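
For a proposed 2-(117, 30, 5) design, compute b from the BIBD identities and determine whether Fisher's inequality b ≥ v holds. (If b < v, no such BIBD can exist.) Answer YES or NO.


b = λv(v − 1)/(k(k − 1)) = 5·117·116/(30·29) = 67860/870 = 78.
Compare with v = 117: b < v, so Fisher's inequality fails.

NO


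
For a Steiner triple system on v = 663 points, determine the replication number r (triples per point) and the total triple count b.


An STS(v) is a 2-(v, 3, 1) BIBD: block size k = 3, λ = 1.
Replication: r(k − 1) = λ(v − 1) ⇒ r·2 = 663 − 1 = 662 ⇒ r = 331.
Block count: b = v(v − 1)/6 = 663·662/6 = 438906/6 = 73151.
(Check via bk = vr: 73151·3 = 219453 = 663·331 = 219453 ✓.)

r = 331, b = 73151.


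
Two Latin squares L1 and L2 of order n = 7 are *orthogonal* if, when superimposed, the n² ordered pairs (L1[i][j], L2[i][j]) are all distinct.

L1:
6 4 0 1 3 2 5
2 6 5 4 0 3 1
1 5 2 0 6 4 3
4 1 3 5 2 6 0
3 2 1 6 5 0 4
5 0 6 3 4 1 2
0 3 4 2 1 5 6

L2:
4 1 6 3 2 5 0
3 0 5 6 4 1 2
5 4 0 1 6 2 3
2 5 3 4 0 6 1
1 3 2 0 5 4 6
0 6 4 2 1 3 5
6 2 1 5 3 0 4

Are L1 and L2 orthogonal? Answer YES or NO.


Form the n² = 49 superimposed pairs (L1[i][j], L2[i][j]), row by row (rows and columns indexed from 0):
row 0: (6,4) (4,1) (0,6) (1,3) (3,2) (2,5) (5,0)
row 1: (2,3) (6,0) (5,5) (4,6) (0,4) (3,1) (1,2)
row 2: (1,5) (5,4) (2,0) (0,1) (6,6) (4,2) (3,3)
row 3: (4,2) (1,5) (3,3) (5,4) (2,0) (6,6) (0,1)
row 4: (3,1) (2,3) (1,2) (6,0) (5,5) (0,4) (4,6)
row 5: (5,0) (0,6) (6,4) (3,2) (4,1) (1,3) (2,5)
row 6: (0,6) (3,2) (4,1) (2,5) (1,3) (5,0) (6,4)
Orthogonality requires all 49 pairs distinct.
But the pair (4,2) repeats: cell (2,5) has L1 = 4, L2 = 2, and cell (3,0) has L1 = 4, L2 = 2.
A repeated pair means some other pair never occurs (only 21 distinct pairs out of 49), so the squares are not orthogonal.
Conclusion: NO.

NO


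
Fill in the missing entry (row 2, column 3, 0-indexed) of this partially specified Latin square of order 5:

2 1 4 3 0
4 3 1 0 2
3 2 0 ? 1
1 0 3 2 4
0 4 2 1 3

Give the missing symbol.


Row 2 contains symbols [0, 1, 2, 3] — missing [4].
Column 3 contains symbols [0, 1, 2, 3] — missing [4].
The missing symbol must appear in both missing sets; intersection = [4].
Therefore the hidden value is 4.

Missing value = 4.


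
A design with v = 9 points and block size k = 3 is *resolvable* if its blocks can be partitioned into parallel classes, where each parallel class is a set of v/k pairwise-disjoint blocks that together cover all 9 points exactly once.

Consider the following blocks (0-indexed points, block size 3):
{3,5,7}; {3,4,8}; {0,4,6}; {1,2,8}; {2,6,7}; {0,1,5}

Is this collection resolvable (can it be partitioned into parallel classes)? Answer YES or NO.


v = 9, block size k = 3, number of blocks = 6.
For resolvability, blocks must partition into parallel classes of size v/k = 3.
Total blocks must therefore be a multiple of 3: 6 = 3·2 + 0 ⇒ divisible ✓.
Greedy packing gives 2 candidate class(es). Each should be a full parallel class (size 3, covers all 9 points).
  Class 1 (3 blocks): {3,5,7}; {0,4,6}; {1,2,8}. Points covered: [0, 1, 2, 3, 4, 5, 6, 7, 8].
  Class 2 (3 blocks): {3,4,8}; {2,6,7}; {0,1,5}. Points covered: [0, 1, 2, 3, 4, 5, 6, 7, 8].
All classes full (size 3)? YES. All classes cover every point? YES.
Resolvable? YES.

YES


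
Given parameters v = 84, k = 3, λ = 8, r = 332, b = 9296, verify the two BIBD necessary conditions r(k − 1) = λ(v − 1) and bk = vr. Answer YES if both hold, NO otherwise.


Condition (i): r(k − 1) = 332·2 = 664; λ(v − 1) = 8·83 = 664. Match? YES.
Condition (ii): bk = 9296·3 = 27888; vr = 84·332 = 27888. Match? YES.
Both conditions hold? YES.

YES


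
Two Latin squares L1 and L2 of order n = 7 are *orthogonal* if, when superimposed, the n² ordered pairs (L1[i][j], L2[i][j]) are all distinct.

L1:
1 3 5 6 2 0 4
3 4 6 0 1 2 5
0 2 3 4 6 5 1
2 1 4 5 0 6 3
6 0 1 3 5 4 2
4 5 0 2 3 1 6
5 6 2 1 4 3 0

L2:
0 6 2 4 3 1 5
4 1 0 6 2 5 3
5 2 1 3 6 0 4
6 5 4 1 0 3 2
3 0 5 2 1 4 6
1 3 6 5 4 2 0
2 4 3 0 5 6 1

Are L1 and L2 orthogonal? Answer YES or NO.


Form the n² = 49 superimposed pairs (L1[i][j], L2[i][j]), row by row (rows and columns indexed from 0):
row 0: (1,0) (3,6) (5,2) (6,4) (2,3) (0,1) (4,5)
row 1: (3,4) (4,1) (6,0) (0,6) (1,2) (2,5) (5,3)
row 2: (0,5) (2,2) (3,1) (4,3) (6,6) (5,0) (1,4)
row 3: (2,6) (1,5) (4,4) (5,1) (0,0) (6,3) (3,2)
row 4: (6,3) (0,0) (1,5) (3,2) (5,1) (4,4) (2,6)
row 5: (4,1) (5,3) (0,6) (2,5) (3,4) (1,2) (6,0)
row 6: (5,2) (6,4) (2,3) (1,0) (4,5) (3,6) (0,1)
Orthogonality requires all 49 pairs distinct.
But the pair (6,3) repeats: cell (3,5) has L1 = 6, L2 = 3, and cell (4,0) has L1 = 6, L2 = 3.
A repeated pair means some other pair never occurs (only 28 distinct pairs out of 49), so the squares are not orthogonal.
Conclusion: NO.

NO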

------------------------------------------------------------

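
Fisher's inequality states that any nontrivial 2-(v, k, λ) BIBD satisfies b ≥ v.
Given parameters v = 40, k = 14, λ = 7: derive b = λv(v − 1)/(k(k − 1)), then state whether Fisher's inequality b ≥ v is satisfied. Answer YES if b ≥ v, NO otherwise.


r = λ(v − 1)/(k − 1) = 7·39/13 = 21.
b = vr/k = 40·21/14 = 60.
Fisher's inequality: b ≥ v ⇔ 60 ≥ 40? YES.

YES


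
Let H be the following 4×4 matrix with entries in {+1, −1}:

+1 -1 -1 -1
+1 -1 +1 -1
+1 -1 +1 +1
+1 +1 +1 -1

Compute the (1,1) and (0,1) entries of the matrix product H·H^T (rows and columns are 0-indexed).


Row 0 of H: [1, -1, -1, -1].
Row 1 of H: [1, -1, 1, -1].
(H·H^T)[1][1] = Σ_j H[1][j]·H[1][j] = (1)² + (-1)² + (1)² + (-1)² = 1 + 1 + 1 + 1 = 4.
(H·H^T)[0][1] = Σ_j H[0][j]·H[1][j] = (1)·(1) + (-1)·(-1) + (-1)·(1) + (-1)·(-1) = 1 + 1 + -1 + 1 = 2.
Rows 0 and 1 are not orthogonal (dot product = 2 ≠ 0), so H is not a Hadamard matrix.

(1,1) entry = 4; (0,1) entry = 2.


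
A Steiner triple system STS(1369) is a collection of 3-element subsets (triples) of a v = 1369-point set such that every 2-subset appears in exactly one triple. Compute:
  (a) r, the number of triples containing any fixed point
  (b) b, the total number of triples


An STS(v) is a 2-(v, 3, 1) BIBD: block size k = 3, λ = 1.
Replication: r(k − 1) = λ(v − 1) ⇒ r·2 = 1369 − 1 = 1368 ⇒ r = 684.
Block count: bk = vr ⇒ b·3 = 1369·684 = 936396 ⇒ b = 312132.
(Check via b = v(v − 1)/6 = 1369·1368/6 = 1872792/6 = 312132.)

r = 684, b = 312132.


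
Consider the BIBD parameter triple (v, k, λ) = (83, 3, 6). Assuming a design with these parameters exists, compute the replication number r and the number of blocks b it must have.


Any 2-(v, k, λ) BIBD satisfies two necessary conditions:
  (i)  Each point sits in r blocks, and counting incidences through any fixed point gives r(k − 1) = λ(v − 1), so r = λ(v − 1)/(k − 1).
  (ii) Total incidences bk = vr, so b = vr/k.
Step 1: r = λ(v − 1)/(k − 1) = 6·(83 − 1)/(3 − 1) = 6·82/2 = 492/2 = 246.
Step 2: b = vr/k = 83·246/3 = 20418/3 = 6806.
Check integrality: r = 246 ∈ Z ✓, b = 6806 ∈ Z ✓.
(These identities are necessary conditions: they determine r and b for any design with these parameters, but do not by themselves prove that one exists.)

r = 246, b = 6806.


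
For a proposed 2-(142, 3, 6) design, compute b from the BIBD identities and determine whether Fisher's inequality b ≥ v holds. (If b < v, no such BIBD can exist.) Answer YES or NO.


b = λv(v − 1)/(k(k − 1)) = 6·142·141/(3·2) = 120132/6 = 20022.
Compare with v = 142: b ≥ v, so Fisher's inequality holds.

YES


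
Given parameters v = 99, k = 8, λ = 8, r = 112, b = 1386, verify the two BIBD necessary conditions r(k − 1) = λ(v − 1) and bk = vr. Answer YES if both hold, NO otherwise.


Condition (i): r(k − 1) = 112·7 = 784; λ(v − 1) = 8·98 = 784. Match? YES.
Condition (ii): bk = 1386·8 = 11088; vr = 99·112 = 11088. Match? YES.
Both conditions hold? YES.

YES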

------------------------------------------------------------

Problem statement:
For the material above, reproduce exactly the lines from the line with "For a proposed 2-(117, 30, 5)" to the line with "6 2 1 5 3 0 4", inclusive, and exclude all others.

Solution to this task:
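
For a proposed 2-(117, 30, 5) design, compute b from the BIBD identities and determine whether Fisher's inequality b ≥ v holds. (If b < v, no such BIBD can exist.) Answer YES or NO.


b = λv(v − 1)/(k(k − 1)) = 5·117·116/(30·29) = 67860/870 = 78.
Compare with v = 117: b < v, so Fisher's inequality fails.

NO


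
For a Steiner triple system on v = 663 points, determine the replication number r (triples per point) and the total triple count b.


An STS(v) is a 2-(v, 3, 1) BIBD: block size k = 3, λ = 1.
Replication: r(k − 1) = λ(v − 1) ⇒ r·2 = 663 − 1 = 662 ⇒ r = 331.
Block count: b = v(v − 1)/6 = 663·662/6 = 438906/6 = 73151.
(Check via bk = vr: 73151·3 = 219453 = 663·331 = 219453 ✓.)

r = 331, b = 73151.


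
Two Latin squares L1 and L2 of order n = 7 are *orthogonal* if, when superimposed, the n² ordered pairs (L1[i][j], L2[i][j]) are all distinct.

L1:
6 4 0 1 3 2 5
2 6 5 4 0 3 1
1 5 2 0 6 4 3
4 1 3 5 2 6 0
3 2 1 6 5 0 4
5 0 6 3 4 1 2
0 3 4 2 1 5 6

L2:
4 1 6 3 2 5 0
3 0 5 6 4 1 2
5 4 0 1 6 2 3
2 5 3 4 0 6 1
1 3 2 0 5 4 6
0 6 4 2 1 3 5
6 2 1 5 3 0 4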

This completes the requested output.